------ PROVIDED INFORMATION

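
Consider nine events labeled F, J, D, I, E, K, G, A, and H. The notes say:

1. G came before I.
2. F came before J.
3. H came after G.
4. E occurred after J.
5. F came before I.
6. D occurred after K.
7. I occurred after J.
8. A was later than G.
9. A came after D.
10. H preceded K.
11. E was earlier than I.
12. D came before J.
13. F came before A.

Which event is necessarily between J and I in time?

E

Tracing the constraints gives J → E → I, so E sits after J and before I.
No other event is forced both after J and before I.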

------------
------ PROVIDED INFORMATION

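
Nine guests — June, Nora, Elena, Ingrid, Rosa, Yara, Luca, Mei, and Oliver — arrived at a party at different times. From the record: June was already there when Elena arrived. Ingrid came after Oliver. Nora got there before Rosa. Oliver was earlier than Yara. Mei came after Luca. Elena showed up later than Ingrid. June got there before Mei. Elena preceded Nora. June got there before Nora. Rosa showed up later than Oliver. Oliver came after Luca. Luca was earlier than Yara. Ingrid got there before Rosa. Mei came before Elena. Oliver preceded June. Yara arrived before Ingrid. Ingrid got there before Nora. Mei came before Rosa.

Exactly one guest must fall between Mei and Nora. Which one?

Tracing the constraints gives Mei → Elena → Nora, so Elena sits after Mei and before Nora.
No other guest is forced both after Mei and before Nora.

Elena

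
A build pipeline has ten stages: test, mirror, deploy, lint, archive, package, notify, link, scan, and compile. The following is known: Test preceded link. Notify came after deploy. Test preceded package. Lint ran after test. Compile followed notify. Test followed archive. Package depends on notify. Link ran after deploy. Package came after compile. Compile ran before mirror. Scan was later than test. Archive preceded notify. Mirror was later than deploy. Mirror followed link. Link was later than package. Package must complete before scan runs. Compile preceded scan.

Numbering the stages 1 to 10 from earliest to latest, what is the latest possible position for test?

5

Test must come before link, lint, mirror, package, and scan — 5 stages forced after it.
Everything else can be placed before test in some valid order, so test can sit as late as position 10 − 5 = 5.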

------------

> **INSTRUCTIONS TO FOLLOW**: Within the records, count the lines that include the word "preceded". Answer with the number only.

> **PROBLEM SOLUTION**: 3